-- SOURCE INFORMATION --
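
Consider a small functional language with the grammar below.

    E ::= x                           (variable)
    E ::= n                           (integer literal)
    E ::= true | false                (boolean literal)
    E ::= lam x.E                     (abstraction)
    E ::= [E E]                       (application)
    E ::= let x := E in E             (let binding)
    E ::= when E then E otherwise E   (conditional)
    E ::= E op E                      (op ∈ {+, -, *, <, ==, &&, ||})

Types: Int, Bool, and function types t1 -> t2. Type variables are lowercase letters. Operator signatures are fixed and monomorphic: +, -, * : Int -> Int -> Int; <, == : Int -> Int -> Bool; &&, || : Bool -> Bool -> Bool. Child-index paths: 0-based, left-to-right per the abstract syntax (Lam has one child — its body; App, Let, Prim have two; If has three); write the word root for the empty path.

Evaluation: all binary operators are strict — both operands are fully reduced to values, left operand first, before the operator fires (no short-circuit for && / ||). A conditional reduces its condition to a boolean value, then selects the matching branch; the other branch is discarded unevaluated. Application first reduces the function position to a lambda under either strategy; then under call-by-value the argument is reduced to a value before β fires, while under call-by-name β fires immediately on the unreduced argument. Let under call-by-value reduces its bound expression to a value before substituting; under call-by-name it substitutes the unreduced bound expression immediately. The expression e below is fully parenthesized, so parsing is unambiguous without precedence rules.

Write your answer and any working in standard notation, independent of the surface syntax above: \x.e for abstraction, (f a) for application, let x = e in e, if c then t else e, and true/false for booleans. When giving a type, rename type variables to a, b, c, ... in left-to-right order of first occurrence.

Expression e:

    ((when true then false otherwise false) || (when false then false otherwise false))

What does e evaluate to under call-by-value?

Trace:
step 0: ((if true then false else false) || (if false then false else false))
step 1: [if@0] (false || (if false then false else false))
step 2: [if@1] (false || false)
step 3: [delta@root] false

Answer: false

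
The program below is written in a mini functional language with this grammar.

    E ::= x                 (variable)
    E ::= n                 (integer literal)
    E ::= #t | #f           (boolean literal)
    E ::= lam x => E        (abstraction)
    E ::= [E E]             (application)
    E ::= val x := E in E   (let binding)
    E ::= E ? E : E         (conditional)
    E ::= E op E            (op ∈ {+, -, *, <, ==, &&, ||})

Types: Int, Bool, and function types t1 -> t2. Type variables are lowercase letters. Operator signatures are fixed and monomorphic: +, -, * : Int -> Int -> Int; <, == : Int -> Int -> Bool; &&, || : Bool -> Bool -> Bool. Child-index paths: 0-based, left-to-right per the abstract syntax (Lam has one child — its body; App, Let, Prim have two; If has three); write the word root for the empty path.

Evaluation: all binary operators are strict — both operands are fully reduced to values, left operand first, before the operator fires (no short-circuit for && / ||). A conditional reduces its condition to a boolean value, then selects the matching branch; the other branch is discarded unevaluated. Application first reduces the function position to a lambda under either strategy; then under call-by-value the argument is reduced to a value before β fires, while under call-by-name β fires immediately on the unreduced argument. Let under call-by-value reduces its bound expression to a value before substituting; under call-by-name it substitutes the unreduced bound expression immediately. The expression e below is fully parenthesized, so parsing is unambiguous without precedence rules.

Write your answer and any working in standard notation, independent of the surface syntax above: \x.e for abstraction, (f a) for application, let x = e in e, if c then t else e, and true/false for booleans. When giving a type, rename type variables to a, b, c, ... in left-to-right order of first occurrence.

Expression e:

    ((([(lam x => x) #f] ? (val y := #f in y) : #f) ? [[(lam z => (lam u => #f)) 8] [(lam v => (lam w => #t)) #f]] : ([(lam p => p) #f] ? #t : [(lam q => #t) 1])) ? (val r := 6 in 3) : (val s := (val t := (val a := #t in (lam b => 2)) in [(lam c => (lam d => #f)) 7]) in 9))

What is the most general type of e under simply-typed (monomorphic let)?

Answer: Int

Trace:
x : a
\x._ : a -> a
  unify a -> a ~ Bool -> b
  unify a ~ Bool
  unify Bool ~ b
_ _ : Bool
  unify Bool ~ Bool
let y : Bool
y : Bool
  unify Bool ~ Bool
  unify Bool ~ Bool
\u._ : d -> Bool
\z._ : c -> d -> Bool
  unify c -> d -> Bool ~ Int -> e
  unify c ~ Int
  unify d -> Bool ~ e
_ _ : d -> Bool
\w._ : g -> Bool
\v._ : f -> g -> Bool
  unify f -> g -> Bool ~ Bool -> h
  unify f ~ Bool
  unify g -> Bool ~ h
_ _ : g -> Bool
  unify d -> Bool ~ (g -> Bool) -> i
  unify d ~ g -> Bool
  unify Bool ~ i
_ _ : Bool
p : j
\p._ : j -> j
  unify j -> j ~ Bool -> k
  unify j ~ Bool
  unify Bool ~ k
_ _ : Bool
  unify Bool ~ Bool
\q._ : l -> Bool
  unify l -> Bool ~ Int -> m
  unify l ~ Int
  unify Bool ~ m
_ _ : Bool
  unify Bool ~ Bool
  unify Bool ~ Bool
  unify Bool ~ Bool
let r : Int
let a : Bool
\b._ : n -> Int
let t : n -> Int
\d._ : p -> Bool
\c._ : o -> p -> Bool
  unify o -> p -> Bool ~ Int -> q
  unify o ~ Int
  unify p -> Bool ~ q
_ _ : p -> Bool
let s : p -> Bool
  unify Int ~ Int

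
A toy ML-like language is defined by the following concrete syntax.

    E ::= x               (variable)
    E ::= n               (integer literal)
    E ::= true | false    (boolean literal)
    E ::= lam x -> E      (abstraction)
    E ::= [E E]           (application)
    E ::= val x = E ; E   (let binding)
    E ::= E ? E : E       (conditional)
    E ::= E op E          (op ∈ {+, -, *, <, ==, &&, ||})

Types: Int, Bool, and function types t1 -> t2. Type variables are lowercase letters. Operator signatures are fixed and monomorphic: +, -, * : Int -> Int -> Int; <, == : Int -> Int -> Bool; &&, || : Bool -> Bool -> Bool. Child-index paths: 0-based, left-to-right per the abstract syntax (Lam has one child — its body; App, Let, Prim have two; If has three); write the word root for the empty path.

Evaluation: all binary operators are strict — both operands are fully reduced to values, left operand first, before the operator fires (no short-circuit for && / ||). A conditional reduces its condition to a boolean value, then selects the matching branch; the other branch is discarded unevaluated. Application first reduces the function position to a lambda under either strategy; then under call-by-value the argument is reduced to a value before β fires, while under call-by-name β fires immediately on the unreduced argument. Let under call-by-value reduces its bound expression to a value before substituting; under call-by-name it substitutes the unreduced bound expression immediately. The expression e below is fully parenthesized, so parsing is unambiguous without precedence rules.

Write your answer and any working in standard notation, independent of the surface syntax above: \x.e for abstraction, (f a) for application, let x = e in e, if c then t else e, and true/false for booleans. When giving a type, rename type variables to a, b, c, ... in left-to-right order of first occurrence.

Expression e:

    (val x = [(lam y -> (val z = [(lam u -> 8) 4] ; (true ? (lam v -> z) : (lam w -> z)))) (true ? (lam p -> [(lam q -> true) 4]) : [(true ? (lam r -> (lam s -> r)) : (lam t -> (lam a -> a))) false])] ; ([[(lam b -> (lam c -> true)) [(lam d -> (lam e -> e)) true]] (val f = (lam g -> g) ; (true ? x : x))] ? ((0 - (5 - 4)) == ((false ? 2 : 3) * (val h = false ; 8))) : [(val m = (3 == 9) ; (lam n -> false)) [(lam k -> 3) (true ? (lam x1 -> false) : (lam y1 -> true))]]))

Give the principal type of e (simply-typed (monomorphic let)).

Answer: Bool

Trace:
\u._ : b -> Int
  unify b -> Int ~ Int -> c
  unify b ~ Int
  unify Int ~ c
_ _ : Int
let z : Int
  unify Bool ~ Bool
z : Int
\v._ : d -> Int
z : Int
\w._ : e -> Int
  unify d -> Int ~ e -> Int
  unify d ~ e
  unify Int ~ Int
\y._ : a -> e -> Int
  unify Bool ~ Bool
\q._ : g -> Bool
  unify g -> Bool ~ Int -> h
  unify g ~ Int
  unify Bool ~ h
_ _ : Bool
\p._ : f -> Bool
  unify Bool ~ Bool
r : i
\s._ : j -> i
\r._ : i -> j -> i
a : l
\a._ : l -> l
\t._ : k -> l -> l
  unify i -> j -> i ~ k -> l -> l
  unify i ~ k
  unify j -> k ~ l -> l
  unify j ~ l
  unify k ~ l
  unify l -> l -> l ~ Bool -> m
  unify l ~ Bool
  unify Bool -> Bool ~ m
_ _ : Bool -> Bool
  unify f -> Bool ~ Bool -> Bool
  unify f ~ Bool
  unify Bool ~ Bool
  unify a -> e -> Int ~ (Bool -> Bool) -> n
  unify a ~ Bool -> Bool
  unify e -> Int ~ n
_ _ : e -> Int
let x : e -> Int
\c._ : p -> Bool
\b._ : o -> p -> Bool
e : r
\e._ : r -> r
\d._ : q -> r -> r
  unify q -> r -> r ~ Bool -> s
  unify q ~ Bool
  unify r -> r ~ s
_ _ : r -> r
  unify o -> p -> Bool ~ (r -> r) -> t
  unify o ~ r -> r
  unify p -> Bool ~ t
_ _ : p -> Bool
g : u
\g._ : u -> u
let f : u -> u
  unify Bool ~ Bool
x : e -> Int
x : e -> Int
  unify e -> Int ~ e -> Int
  unify e ~ e
  unify Int ~ Int
  unify p -> Bool ~ (e -> Int) -> v
  unify p ~ e -> Int
  unify Bool ~ v
_ _ : Bool
  unify Bool ~ Bool
  unify Int ~ Int
  unify Int ~ Int
  unify Int ~ Int
  unify Int ~ Int
  unify Int ~ Int
  unify Bool ~ Bool
  unify Int ~ Int
  unify Int ~ Int
let h : Bool
  unify Int ~ Int
  unify Int ~ Int
  unify Int ~ Int
  unify Int ~ Int
let m : Bool
\n._ : w -> Bool
\k._ : x -> Int
  unify Bool ~ Bool
\x1._ : y -> Bool
\y1._ : z -> Bool
  unify y -> Bool ~ z -> Bool
  unify y ~ z
  unify Bool ~ Bool
  unify x -> Int ~ (z -> Bool) -> t26
  unify x ~ z -> Bool
  unify Int ~ t26
_ _ : Int
  unify w -> Bool ~ Int -> t27
  unify w ~ Int
  unify Bool ~ t27
_ _ : Bool
  unify Bool ~ Bool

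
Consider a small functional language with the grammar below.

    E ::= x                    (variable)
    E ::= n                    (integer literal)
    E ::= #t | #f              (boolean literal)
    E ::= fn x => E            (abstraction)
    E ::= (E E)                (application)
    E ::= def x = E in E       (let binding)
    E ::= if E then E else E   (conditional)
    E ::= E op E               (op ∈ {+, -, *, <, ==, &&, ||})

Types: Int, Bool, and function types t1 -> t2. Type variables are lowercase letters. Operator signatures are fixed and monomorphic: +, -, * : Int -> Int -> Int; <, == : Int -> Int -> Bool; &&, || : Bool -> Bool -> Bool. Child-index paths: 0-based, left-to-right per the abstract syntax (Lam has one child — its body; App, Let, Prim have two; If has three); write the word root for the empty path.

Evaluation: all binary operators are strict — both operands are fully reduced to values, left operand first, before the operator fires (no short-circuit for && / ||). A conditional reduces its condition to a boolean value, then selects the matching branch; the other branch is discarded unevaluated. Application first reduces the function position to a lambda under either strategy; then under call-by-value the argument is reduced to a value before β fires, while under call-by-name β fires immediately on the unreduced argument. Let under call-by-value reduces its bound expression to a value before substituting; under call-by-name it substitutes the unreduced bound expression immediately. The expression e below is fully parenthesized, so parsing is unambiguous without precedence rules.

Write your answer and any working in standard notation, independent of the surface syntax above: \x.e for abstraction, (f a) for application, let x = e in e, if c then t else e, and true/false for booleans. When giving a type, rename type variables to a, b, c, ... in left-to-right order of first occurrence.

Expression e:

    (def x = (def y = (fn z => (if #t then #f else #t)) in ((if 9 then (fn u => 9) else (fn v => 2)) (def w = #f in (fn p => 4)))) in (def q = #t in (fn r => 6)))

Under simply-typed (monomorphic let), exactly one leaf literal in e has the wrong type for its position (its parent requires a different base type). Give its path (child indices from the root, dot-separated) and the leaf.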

-- WORK ORDER --
Nothing but the lines from the start of the data above through the line with "E ::= lam x.E" should appear in your answer, copied exactly.

-- RESPONSE TO THE EXERCISE --
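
Consider a small functional language with the grammar below.

    E ::= x                           (variable)
    E ::= n                           (integer literal)
    E ::= true | false                (boolean literal)
    E ::= lam x.E                     (abstraction)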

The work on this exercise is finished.